• **EXTRACTED ENTRIES**
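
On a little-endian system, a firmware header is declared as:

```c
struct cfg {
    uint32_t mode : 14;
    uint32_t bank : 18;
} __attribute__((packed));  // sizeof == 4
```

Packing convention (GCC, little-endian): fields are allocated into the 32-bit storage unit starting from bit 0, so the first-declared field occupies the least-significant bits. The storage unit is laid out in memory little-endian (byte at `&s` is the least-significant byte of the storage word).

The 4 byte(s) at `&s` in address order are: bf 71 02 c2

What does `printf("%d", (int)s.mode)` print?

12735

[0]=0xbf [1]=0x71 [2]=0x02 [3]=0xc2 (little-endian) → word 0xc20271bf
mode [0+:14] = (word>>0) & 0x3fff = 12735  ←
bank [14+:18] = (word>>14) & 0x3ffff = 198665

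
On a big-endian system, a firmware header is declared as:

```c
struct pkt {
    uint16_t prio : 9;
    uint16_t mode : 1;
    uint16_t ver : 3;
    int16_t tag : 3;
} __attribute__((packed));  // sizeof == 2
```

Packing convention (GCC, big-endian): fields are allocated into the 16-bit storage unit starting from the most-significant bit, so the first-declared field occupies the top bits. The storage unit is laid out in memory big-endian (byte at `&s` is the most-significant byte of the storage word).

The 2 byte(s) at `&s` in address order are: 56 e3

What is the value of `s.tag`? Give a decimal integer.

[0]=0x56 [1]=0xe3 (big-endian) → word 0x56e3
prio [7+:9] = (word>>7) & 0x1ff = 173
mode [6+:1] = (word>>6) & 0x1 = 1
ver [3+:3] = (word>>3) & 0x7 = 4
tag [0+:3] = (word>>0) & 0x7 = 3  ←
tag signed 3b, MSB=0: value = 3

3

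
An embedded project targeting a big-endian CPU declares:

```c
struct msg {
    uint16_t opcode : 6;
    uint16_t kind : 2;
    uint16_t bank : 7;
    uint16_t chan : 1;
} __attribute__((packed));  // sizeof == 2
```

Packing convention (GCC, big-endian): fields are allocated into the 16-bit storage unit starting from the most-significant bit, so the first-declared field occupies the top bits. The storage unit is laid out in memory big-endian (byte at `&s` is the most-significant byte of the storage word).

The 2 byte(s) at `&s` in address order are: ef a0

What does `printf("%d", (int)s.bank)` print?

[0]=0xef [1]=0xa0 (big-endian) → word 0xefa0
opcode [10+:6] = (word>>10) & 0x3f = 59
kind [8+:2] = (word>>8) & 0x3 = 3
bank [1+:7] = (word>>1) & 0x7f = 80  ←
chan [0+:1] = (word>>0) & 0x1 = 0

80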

• **WHAT NEEDS TO BE DONE**
Repeat all entries. Match them exactly.

• **OUTPUT OF THE EXERCISE**
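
On a little-endian system, a firmware header is declared as:

```c
struct cfg {
    uint32_t mode : 14;
    uint32_t bank : 18;
} __attribute__((packed));  // sizeof == 4
```

Packing convention (GCC, little-endian): fields are allocated into the 32-bit storage unit starting from bit 0, so the first-declared field occupies the least-significant bits. The storage unit is laid out in memory little-endian (byte at `&s` is the least-significant byte of the storage word).

The 4 byte(s) at `&s` in address order are: bf 71 02 c2

What does `printf("%d", (int)s.mode)` print?

12735

[0]=0xbf [1]=0x71 [2]=0x02 [3]=0xc2 (little-endian) → word 0xc20271bf
mode [0+:14] = (word>>0) & 0x3fff = 12735  ←
bank [14+:18] = (word>>14) & 0x3ffff = 198665

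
On a big-endian system, a firmware header is declared as:

```c
struct pkt {
    uint16_t prio : 9;
    uint16_t mode : 1;
    uint16_t ver : 3;
    int16_t tag : 3;
} __attribute__((packed));  // sizeof == 2
```

Packing convention (GCC, big-endian): fields are allocated into the 16-bit storage unit starting from the most-significant bit, so the first-declared field occupies the top bits. The storage unit is laid out in memory big-endian (byte at `&s` is the most-significant byte of the storage word).

The 2 byte(s) at `&s` in address order are: 56 e3

What is the value of `s.tag`? Give a decimal integer.

[0]=0x56 [1]=0xe3 (big-endian) → word 0x56e3
prio [7+:9] = (word>>7) & 0x1ff = 173
mode [6+:1] = (word>>6) & 0x1 = 1
ver [3+:3] = (word>>3) & 0x7 = 4
tag [0+:3] = (word>>0) & 0x7 = 3  ←
tag signed 3b, MSB=0: value = 3

3

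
An embedded project targeting a big-endian CPU declares:

```c
struct msg {
    uint16_t opcode : 6;
    uint16_t kind : 2;
    uint16_t bank : 7;
    uint16_t chan : 1;
} __attribute__((packed));  // sizeof == 2
```

Packing convention (GCC, big-endian): fields are allocated into the 16-bit storage unit starting from the most-significant bit, so the first-declared field occupies the top bits. The storage unit is laid out in memory big-endian (byte at `&s` is the most-significant byte of the storage word).

The 2 byte(s) at `&s` in address order are: ef a0

What does `printf("%d", (int)s.bank)` print?

[0]=0xef [1]=0xa0 (big-endian) → word 0xefa0
opcode [10+:6] = (word>>10) & 0x3f = 59
kind [8+:2] = (word>>8) & 0x3 = 3
bank [1+:7] = (word>>1) & 0x7f = 80  ←
chan [0+:1] = (word>>0) & 0x1 = 0

80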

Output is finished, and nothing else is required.